§ WHAT IS REQUIRED
Please give back an exact reproduction of the lines from the one with "A steady-state recycle" through the end of the entries below, and no others.

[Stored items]

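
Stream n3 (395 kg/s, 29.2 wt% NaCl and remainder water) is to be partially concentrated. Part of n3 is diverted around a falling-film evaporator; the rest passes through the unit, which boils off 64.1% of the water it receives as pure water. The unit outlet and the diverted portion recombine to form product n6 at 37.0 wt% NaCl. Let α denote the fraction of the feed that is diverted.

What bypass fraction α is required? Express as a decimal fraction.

0.535

All 395×0.292 = 115.34 kg/s of NaCl reaches n6, so n6 = 115.34/0.370 = 311.73 kg/s and vapour = 83.27 kg/s.
The evaporator receives (1−α)·395 of feed at 0.708 water and removes 0.641 of that water:
0.641×0.708×(1−α)×395 = 83.27
(1−α) = 83.27/179.26 = 0.4645;  α = 0.5355.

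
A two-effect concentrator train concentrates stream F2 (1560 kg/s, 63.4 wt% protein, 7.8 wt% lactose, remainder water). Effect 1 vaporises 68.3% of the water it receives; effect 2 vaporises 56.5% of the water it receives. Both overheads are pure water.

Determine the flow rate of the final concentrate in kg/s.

water in feed = 1560×0.288 = 449.28 kg/s.
After stage 1: water left = (1−0.683)×449.28 = 142.42; stream total = 1253.1 kg/s.
After stage 2: water left = (1−0.565)×142.42 = 61.953; final concentrate = 1172.7 kg/s.

1173 kg/s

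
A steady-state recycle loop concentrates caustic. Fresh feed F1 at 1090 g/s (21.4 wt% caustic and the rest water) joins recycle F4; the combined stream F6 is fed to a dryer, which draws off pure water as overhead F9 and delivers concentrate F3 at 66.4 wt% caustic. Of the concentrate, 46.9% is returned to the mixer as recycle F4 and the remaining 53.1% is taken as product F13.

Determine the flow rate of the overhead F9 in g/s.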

§ RESULT OF THIS EXERCISE
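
A steady-state recycle loop concentrates caustic. Fresh feed F1 at 1090 g/s (21.4 wt% caustic and the rest water) joins recycle F4; the combined stream F6 is fed to a dryer, which draws off pure water as overhead F9 and delivers concentrate F3 at 66.4 wt% caustic. Of the concentrate, 46.9% is returned to the mixer as recycle F4 and the remaining 53.1% is taken as product F13.

Determine the flow rate of the overhead F9 in g/s.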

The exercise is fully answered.